**WHAT THE TASK ASKS**
In full and without change, repeat the records shown below.

**MATERIALS PROVIDED**
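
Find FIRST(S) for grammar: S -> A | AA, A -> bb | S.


Per alternative of S: FIRST(A) = {b}; FIRST(AA) = {b}
FIRST(S) = {b}


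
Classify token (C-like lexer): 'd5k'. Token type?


Pattern: letter/underscore followed by alphanumerics, not a keyword
Type: IDENTIFIER


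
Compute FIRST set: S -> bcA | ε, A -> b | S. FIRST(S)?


Per alternative of S: FIRST(bcA) = {b}; FIRST(ε) = {ε}
FIRST(S) = {b, ε}


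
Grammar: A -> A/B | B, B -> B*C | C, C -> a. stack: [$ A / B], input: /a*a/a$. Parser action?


handle 'A/B' on top; lookahead ∈ FOLLOW(A) = {/, $}
Action: reduce (A -> A/B)


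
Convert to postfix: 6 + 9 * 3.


* has higher precedence, evaluate 9*3 first
Postfix: 6 9 3 * +


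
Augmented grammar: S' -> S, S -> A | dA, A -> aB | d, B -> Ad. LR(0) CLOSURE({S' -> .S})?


Start: S' -> .S
For each item with dot before a nonterminal B, add B -> .γ for every B-production
Closure: [S' -> .S, S -> .A, S -> .dA, A -> .aB, A -> .d]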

**ANSWER SPACE**
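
Find FIRST(S) for grammar: S -> A | AA, A -> bb | S.


Per alternative of S: FIRST(A) = {b}; FIRST(AA) = {b}
FIRST(S) = {b}


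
Classify token (C-like lexer): 'd5k'. Token type?


Pattern: letter/underscore followed by alphanumerics, not a keyword
Type: IDENTIFIER


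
Compute FIRST set: S -> bcA | ε, A -> b | S. FIRST(S)?


Per alternative of S: FIRST(bcA) = {b}; FIRST(ε) = {ε}
FIRST(S) = {b, ε}


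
Grammar: A -> A/B | B, B -> B*C | C, C -> a. stack: [$ A / B], input: /a*a/a$. Parser action?


handle 'A/B' on top; lookahead ∈ FOLLOW(A) = {/, $}
Action: reduce (A -> A/B)


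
Convert to postfix: 6 + 9 * 3.


* has higher precedence, evaluate 9*3 first
Postfix: 6 9 3 * +


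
Augmented grammar: S' -> S, S -> A | dA, A -> aB | d, B -> Ad. LR(0) CLOSURE({S' -> .S})?


Start: S' -> .S
For each item with dot before a nonterminal B, add B -> .γ for every B-production
Closure: [S' -> .S, S -> .A, S -> .dA, A -> .aB, A -> .d]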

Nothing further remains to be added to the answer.